Segment Start: SOURCE MATERIAL
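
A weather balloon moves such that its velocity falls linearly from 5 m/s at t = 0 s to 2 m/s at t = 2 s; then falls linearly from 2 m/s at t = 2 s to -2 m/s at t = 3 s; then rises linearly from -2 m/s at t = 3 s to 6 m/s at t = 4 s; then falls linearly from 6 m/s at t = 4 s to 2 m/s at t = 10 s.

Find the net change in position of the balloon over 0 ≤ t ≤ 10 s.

33 m

Displacement is the signed area under the v-t curve.
0–2 s: ½(5 + 2)(2) = 7 m
2–3 s: ½(2 + -2)(1) = 0 m
3–4 s: ½(-2 + 6)(1) = 2 m
4–10 s: ½(6 + 2)(6) = 24 m
Net displacement = 33 m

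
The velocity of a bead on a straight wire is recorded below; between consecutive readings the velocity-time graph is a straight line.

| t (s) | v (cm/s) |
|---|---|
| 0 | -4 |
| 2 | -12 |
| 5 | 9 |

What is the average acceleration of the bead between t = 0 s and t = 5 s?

Average acceleration = Δv/Δt = (9 − -4)/(5 − 0) = 2.6 cm/s².

2.6 cm/s²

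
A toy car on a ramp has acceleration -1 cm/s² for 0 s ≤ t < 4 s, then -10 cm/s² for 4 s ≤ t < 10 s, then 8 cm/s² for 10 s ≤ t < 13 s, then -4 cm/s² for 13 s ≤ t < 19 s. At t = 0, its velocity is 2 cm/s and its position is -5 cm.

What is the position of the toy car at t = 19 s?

On each constant-a segment, Δv = aΔt and Δx = v₀Δt + ½aΔt²; chain segment to segment.
0–4 s: v starts 2 cm/s; Δx = 2·4 + ½·-1·4² = 0 cm; v ends -2 cm/s.
4–10 s: v starts -2 cm/s; Δx = -2·6 + ½·-10·6² = -192 cm; v ends -62 cm/s.
10–13 s: v starts -62 cm/s; Δx = -62·3 + ½·8·3² = -150 cm; v ends -38 cm/s.
13–19 s: v starts -38 cm/s; Δx = -38·6 + ½·-4·6² = -300 cm; v ends -62 cm/s.
x(19) = -5 + Σ Δx = -647 cm.

-647 cm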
Segment End: SOURCE MATERIAL
__WORK INSTRUCTION__. Give the data back in full, exactly as written.

__OUTPUT FOR THIS EXERCISE__.
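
A weather balloon moves such that its velocity falls linearly from 5 m/s at t = 0 s to 2 m/s at t = 2 s; then falls linearly from 2 m/s at t = 2 s to -2 m/s at t = 3 s; then rises linearly from -2 m/s at t = 3 s to 6 m/s at t = 4 s; then falls linearly from 6 m/s at t = 4 s to 2 m/s at t = 10 s.

Find the net change in position of the balloon over 0 ≤ t ≤ 10 s.

33 m

Displacement is the signed area under the v-t curve.
0–2 s: ½(5 + 2)(2) = 7 m
2–3 s: ½(2 + -2)(1) = 0 m
3–4 s: ½(-2 + 6)(1) = 2 m
4–10 s: ½(6 + 2)(6) = 24 m
Net displacement = 33 m

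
The velocity of a bead on a straight wire is recorded below; between consecutive readings the velocity-time graph is a straight line.

| t (s) | v (cm/s) |
|---|---|
| 0 | -4 |
| 2 | -12 |
| 5 | 9 |

What is the average acceleration of the bead between t = 0 s and t = 5 s?

Average acceleration = Δv/Δt = (9 − -4)/(5 − 0) = 2.6 cm/s².

2.6 cm/s²

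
A toy car on a ramp has acceleration -1 cm/s² for 0 s ≤ t < 4 s, then -10 cm/s² for 4 s ≤ t < 10 s, then 8 cm/s² for 10 s ≤ t < 13 s, then -4 cm/s² for 13 s ≤ t < 19 s. At t = 0, its velocity is 2 cm/s and its position is -5 cm.

What is the position of the toy car at t = 19 s?

On each constant-a segment, Δv = aΔt and Δx = v₀Δt + ½aΔt²; chain segment to segment.
0–4 s: v starts 2 cm/s; Δx = 2·4 + ½·-1·4² = 0 cm; v ends -2 cm/s.
4–10 s: v starts -2 cm/s; Δx = -2·6 + ½·-10·6² = -192 cm; v ends -62 cm/s.
10–13 s: v starts -62 cm/s; Δx = -62·3 + ½·8·3² = -150 cm; v ends -38 cm/s.
13–19 s: v starts -38 cm/s; Δx = -38·6 + ½·-4·6² = -300 cm; v ends -62 cm/s.
x(19) = -5 + Σ Δx = -647 cm.

-647 cm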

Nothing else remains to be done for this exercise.